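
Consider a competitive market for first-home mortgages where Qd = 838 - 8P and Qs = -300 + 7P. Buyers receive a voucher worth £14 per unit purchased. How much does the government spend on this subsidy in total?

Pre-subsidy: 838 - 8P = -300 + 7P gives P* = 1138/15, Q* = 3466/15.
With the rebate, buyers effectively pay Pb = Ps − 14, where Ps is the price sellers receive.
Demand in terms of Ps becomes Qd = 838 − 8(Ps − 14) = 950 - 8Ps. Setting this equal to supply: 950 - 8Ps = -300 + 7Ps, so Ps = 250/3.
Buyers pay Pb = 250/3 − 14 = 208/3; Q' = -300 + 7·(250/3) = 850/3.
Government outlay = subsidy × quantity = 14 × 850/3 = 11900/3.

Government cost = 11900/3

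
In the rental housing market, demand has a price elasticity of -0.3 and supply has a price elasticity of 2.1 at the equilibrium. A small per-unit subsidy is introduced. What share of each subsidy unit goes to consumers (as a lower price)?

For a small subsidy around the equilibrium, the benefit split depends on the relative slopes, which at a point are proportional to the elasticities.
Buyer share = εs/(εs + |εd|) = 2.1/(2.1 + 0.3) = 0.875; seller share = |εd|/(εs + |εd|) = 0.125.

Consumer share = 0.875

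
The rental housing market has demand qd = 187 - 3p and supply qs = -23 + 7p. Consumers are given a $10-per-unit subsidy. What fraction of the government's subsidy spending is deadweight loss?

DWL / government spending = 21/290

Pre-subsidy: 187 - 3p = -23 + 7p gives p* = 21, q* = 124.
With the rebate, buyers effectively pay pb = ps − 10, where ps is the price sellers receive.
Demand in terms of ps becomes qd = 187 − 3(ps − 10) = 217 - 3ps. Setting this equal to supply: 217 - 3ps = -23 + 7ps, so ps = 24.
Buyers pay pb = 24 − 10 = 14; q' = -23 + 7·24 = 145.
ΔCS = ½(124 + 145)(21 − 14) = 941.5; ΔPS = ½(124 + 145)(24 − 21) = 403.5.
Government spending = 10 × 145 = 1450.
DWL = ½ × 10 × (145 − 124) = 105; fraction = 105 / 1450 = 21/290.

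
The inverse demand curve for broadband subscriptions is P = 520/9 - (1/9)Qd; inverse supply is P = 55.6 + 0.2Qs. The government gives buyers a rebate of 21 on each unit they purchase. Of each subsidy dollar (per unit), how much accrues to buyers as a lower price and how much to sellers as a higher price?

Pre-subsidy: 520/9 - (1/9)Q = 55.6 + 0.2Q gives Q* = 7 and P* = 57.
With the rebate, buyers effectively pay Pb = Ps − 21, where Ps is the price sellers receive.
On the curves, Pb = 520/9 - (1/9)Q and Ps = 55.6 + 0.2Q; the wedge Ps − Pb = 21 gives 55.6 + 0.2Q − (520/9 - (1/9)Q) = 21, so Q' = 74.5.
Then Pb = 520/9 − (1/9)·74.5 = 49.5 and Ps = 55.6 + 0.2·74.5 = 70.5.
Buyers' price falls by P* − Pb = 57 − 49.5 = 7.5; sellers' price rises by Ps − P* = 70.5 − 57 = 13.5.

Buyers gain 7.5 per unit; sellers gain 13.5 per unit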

══════

● YOUR OBJECTIVE
Would you return the full set of entries, unchanged in every detail?

● TASK ANSWER
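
Consider a competitive market for first-home mortgages where Qd = 838 - 8P and Qs = -300 + 7P. Buyers receive a voucher worth £14 per unit purchased. How much does the government spend on this subsidy in total?

Pre-subsidy: 838 - 8P = -300 + 7P gives P* = 1138/15, Q* = 3466/15.
With the rebate, buyers effectively pay Pb = Ps − 14, where Ps is the price sellers receive.
Demand in terms of Ps becomes Qd = 838 − 8(Ps − 14) = 950 - 8Ps. Setting this equal to supply: 950 - 8Ps = -300 + 7Ps, so Ps = 250/3.
Buyers pay Pb = 250/3 − 14 = 208/3; Q' = -300 + 7·(250/3) = 850/3.
Government outlay = subsidy × quantity = 14 × 850/3 = 11900/3.

Government cost = 11900/3

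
In the rental housing market, demand has a price elasticity of -0.3 and supply has a price elasticity of 2.1 at the equilibrium. A small per-unit subsidy is introduced. What share of each subsidy unit goes to consumers (as a lower price)?

For a small subsidy around the equilibrium, the benefit split depends on the relative slopes, which at a point are proportional to the elasticities.
Buyer share = εs/(εs + |εd|) = 2.1/(2.1 + 0.3) = 0.875; seller share = |εd|/(εs + |εd|) = 0.125.

Consumer share = 0.875

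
The rental housing market has demand qd = 187 - 3p and supply qs = -23 + 7p. Consumers are given a $10-per-unit subsidy. What fraction of the government's subsidy spending is deadweight loss?

DWL / government spending = 21/290

Pre-subsidy: 187 - 3p = -23 + 7p gives p* = 21, q* = 124.
With the rebate, buyers effectively pay pb = ps − 10, where ps is the price sellers receive.
Demand in terms of ps becomes qd = 187 − 3(ps − 10) = 217 - 3ps. Setting this equal to supply: 217 - 3ps = -23 + 7ps, so ps = 24.
Buyers pay pb = 24 − 10 = 14; q' = -23 + 7·24 = 145.
ΔCS = ½(124 + 145)(21 − 14) = 941.5; ΔPS = ½(124 + 145)(24 − 21) = 403.5.
Government spending = 10 × 145 = 1450.
DWL = ½ × 10 × (145 − 124) = 105; fraction = 105 / 1450 = 21/290.

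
The inverse demand curve for broadband subscriptions is P = 520/9 - (1/9)Qd; inverse supply is P = 55.6 + 0.2Qs. The government gives buyers a rebate of 21 on each unit they purchase. Of each subsidy dollar (per unit), how much accrues to buyers as a lower price and how much to sellers as a higher price?

Pre-subsidy: 520/9 - (1/9)Q = 55.6 + 0.2Q gives Q* = 7 and P* = 57.
With the rebate, buyers effectively pay Pb = Ps − 21, where Ps is the price sellers receive.
On the curves, Pb = 520/9 - (1/9)Q and Ps = 55.6 + 0.2Q; the wedge Ps − Pb = 21 gives 55.6 + 0.2Q − (520/9 - (1/9)Q) = 21, so Q' = 74.5.
Then Pb = 520/9 − (1/9)·74.5 = 49.5 and Ps = 55.6 + 0.2·74.5 = 70.5.
Buyers' price falls by P* − Pb = 57 − 49.5 = 7.5; sellers' price rises by Ps − P* = 70.5 − 57 = 13.5.

Buyers gain 7.5 per unit; sellers gain 13.5 per unit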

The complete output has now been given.